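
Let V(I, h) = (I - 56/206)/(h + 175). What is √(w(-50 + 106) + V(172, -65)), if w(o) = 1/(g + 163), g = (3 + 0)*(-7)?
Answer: √8386767790/73130 ≈ 1.2523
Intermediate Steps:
V(I, h) = (-28/103 + I)/(175 + h) (V(I, h) = (I - 56*1/206)/(175 + h) = (I - 28/103)/(175 + h) = (-28/103 + I)/(175 + h))
g = -21 (g = 3*(-7) = -21)
w(o) = 1/142 (w(o) = 1/(-21 + 163) = 1/142)
√(w(-50 + 106) + V(172, -65)) = √(1/142 + (-28/103 + 172)/(175 - 65)) = √(1/142 + (17688/103)/110) = √(1/142 + (1/110)*(17688/103)) = √(1/142 + 804/515) = √(114683/73130) = √8386767790/73130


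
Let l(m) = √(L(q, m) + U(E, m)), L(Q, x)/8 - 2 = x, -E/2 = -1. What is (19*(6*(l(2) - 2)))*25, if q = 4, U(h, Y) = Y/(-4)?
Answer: -5700 + 4275*√14 ≈ 10296.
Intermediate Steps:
E = 2 (E = -2*(-1) = 2)
U(h, Y) = -Y/4 (U(h, Y) = Y*(-¼) = -Y/4)
L(Q, x) = 16 + 8*x
l(m) = √(16 + 31*m/4) (l(m) = √((16 + 8*m) - m/4) = √(16 + 31*m/4))
(19*(6*(l(2) - 2)))*25 = (19*(6*(√(64 + 31*2)/2 - 2)))*25 = (19*(6*(√(64 + 62)/2 - 2)))*25 = (19*(6*(√126/2 - 2)))*25 = (19*(6*((3*√14)/2 - 2)))*25 = (19*(6*(3*√14/2 - 2)))*25 = (19*(6*(-2 + 3*√14/2)))*25 = (19*(-12 + 9*√14))*25 = (-228 + 171*√14)*25 = -5700 + 4275*√14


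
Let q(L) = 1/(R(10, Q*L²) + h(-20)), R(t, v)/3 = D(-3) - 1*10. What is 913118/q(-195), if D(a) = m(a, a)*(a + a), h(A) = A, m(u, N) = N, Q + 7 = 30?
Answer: 3652472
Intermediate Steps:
Q = 23 (Q = -7 + 30 = 23)
D(a) = 2*a² (D(a) = a*(a + a) = a*(2*a) = 2*a²)
R(t, v) = 24 (R(t, v) = 3*(2*(-3)² - 1*10) = 3*(2*9 - 10) = 3*(18 - 10) = 3*8 = 24)
q(L) = ¼ (q(L) = 1/(24 - 20) = 1/4 = ¼)
913118/q(-195) = 913118/(¼) = 913118*4 = 3652472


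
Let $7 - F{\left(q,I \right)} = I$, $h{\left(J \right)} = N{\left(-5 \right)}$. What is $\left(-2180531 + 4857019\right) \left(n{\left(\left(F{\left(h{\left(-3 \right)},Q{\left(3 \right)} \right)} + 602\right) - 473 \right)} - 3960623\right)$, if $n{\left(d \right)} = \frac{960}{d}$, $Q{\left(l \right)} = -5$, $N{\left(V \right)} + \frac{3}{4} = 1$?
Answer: $- \frac{498225460328968}{47} \approx -1.0601 \cdot 10^{13}$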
___
__Exercise aim__:
If a line in the data above holds the string "What", copy it.

__Answer section__:
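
Let V(I, h) = (I - 56/206)/(h + 175). What is √(w(-50 + 106) + V(172, -65)), if w(o) = 1/(g + 163), g = (3 + 0)*(-7)?
Let l(m) = √(L(q, m) + U(E, m)), L(Q, x)/8 - 2 = x, -E/2 = -1. What is (19*(6*(l(2) - 2)))*25, if q = 4, U(h, Y) = Y/(-4)?
Let q(L) = 1/(R(10, Q*L²) + h(-20)), R(t, v)/3 = D(-3) - 1*10. What is 913118/q(-195), if D(a) = m(a, a)*(a + a), h(A) = A, m(u, N) = N, Q + 7 = 30?
Let $7 - F{\left(q,I \right)} = I$, $h{\left(J \right)} = N{\left(-5 \right)}$. What is $\left(-2180531 + 4857019\right) \left(n{\left(\left(F{\left(h{\left(-3 \right)},Q{\left(3 \right)} \right)} + 602\right) - 473 \right)} - 3960623\right)$, if $n{\left(d \right)} = \frac{960}{d}$, $Q{\left(l \right)} = -5$, $N{\left(V \right)} + \frac{3}{4} = 1$?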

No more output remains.